Going down the listing below, print exactly each line from the one with "((9 * (3/ 18))/ ((6/" up to and including the one with "((96/ 40)^2/ 404)/", and skip the rest.

= = = = = = =

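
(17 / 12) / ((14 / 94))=799 / 84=9.51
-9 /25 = -0.36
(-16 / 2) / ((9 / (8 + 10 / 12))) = -7.85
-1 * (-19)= 19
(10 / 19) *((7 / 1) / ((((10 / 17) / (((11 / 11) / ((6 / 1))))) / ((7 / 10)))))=833 / 1140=0.73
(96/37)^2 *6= 55296/1369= 40.39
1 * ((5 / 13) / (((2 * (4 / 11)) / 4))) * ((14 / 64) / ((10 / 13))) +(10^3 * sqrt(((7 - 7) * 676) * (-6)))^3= 0.60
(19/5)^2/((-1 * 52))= -361/1300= -0.28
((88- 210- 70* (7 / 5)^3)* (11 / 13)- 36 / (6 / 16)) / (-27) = 9044 / 675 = 13.40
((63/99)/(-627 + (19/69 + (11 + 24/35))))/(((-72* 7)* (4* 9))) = 805/14116471776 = 0.00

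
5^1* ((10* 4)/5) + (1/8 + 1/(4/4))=329/8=41.12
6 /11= 0.55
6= 6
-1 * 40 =-40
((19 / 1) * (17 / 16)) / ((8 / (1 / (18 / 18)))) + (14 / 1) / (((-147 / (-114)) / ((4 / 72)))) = 25213 / 8064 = 3.13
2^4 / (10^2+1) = 16 / 101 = 0.16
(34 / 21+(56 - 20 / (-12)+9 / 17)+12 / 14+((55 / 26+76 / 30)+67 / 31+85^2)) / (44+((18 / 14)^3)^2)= 176335130943839 / 1173164623410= 150.31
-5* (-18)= 90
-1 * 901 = -901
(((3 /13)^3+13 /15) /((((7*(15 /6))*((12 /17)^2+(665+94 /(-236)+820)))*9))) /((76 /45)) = 70557038 /31711037761455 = 0.00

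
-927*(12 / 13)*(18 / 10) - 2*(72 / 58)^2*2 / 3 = -84309876 / 54665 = -1542.30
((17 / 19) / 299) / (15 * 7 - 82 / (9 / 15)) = -51 / 539695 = -0.00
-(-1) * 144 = 144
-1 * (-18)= 18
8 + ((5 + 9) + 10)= 32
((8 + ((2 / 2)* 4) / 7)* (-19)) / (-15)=76 / 7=10.86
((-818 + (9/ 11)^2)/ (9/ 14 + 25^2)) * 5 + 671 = 704229179/ 1059839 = 664.47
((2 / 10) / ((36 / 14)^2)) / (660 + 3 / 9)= 7 / 152820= 0.00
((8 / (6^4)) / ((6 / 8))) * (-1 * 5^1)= -10 / 243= -0.04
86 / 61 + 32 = 2038 / 61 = 33.41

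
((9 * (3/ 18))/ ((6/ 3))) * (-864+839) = -75/ 4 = -18.75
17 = 17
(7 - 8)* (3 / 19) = -3 / 19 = -0.16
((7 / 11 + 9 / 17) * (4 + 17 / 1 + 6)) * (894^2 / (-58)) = -2352151548 / 5423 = -433736.22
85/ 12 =7.08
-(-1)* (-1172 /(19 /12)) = -14064 /19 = -740.21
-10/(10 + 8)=-5/9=-0.56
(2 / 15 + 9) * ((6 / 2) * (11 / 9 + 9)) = 12604 / 45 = 280.09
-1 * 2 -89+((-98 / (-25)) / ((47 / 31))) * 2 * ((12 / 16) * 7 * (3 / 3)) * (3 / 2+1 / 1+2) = 73241 / 2350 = 31.17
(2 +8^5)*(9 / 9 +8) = 294930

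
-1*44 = -44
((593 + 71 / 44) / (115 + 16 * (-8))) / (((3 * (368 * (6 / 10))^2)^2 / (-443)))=89430625 / 94412568526848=0.00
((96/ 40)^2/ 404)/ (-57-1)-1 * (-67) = 4906057/ 73225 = 67.00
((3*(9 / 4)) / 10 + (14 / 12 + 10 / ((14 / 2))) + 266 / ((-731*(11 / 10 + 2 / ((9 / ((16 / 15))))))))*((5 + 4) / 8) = 104933649 / 31111360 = 3.37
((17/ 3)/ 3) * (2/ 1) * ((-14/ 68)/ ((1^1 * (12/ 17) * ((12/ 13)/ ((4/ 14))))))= -221/ 648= -0.34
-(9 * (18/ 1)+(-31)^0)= -163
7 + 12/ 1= 19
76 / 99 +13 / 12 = 733 / 396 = 1.85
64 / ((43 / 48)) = 3072 / 43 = 71.44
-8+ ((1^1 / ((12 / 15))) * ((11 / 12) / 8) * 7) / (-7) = -3127 / 384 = -8.14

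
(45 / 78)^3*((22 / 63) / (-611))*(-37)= 152625 / 37586276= 0.00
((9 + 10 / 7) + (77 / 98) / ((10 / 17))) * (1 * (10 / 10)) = 1647 / 140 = 11.76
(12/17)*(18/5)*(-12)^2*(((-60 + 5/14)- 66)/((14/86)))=-1176306624/4165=-282426.56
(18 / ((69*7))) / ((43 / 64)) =384 / 6923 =0.06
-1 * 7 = -7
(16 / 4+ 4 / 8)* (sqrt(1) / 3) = 3 / 2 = 1.50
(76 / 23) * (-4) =-304 / 23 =-13.22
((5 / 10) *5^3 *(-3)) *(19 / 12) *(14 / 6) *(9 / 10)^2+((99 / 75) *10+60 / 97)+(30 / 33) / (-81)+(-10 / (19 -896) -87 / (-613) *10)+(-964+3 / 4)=-11218871324584141 / 7434118660320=-1509.11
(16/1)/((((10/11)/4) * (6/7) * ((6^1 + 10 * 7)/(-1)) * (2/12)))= -616/95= -6.48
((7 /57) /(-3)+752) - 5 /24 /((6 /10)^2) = 3083665 /4104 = 751.38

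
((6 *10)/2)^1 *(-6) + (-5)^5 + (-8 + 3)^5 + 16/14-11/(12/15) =-180393/28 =-6442.61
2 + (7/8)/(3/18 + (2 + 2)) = 2.21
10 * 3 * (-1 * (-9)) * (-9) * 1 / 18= -135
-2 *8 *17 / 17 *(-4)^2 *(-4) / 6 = 512 / 3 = 170.67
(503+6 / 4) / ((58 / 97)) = 97873 / 116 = 843.73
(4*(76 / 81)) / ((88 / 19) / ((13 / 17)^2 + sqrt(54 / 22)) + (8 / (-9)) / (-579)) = 4286127944124262 / 9059523799695639 + 667119984004386*sqrt(33) / 3019841266565213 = 1.74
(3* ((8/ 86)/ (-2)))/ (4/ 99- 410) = 297/ 872599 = 0.00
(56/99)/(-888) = -7/10989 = -0.00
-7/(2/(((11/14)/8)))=-11/32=-0.34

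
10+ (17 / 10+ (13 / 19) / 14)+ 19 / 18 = 153269 / 11970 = 12.80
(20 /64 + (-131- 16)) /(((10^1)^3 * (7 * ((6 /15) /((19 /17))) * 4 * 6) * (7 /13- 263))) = 579709 /62365900800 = 0.00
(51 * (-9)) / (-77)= 459 / 77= 5.96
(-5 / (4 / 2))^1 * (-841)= 2102.50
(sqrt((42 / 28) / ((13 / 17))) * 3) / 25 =3 * sqrt(1326) / 650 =0.17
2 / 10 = 1 / 5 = 0.20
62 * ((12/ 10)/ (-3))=-124/ 5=-24.80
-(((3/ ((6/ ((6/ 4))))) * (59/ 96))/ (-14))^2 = -3481/ 3211264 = -0.00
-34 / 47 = -0.72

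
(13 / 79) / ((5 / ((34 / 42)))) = 221 / 8295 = 0.03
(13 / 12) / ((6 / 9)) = 13 / 8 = 1.62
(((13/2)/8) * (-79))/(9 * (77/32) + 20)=-2054/1333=-1.54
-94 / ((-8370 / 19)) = 893 / 4185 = 0.21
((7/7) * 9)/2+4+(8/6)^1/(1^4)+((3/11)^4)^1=864305/87846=9.84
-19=-19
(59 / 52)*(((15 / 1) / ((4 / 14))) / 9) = 2065 / 312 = 6.62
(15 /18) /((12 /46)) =115 /36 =3.19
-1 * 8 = -8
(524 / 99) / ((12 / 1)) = 131 / 297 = 0.44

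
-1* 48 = -48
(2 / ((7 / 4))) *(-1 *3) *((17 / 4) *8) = -816 / 7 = -116.57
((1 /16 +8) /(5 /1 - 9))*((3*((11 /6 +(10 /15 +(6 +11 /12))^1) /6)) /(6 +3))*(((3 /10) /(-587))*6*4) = 4859 /375680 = 0.01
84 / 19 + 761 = 765.42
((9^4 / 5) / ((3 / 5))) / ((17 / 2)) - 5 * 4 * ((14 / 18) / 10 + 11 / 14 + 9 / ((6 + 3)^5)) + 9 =194425565 / 780759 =249.02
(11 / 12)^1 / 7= 11 / 84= 0.13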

= = = = = = =

■ **Answer to this problem**:
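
((9 * (3/ 18))/ ((6/ 3))) * (-864+839) = -75/ 4 = -18.75
17 = 17
(7 - 8)* (3 / 19) = -3 / 19 = -0.16
((7 / 11 + 9 / 17) * (4 + 17 / 1 + 6)) * (894^2 / (-58)) = -2352151548 / 5423 = -433736.22
85/ 12 =7.08
-(-1)* (-1172 /(19 /12)) = -14064 /19 = -740.21
-10/(10 + 8)=-5/9=-0.56
(2 / 15 + 9) * ((6 / 2) * (11 / 9 + 9)) = 12604 / 45 = 280.09
-1 * 2 -89+((-98 / (-25)) / ((47 / 31))) * 2 * ((12 / 16) * 7 * (3 / 3)) * (3 / 2+1 / 1+2) = 73241 / 2350 = 31.17
(2 +8^5)*(9 / 9 +8) = 294930

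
-1*44 = -44
((593 + 71 / 44) / (115 + 16 * (-8))) / (((3 * (368 * (6 / 10))^2)^2 / (-443)))=89430625 / 94412568526848=0.00
((96/ 40)^2/ 404)/ (-57-1)-1 * (-67) = 4906057/ 73225 = 67.00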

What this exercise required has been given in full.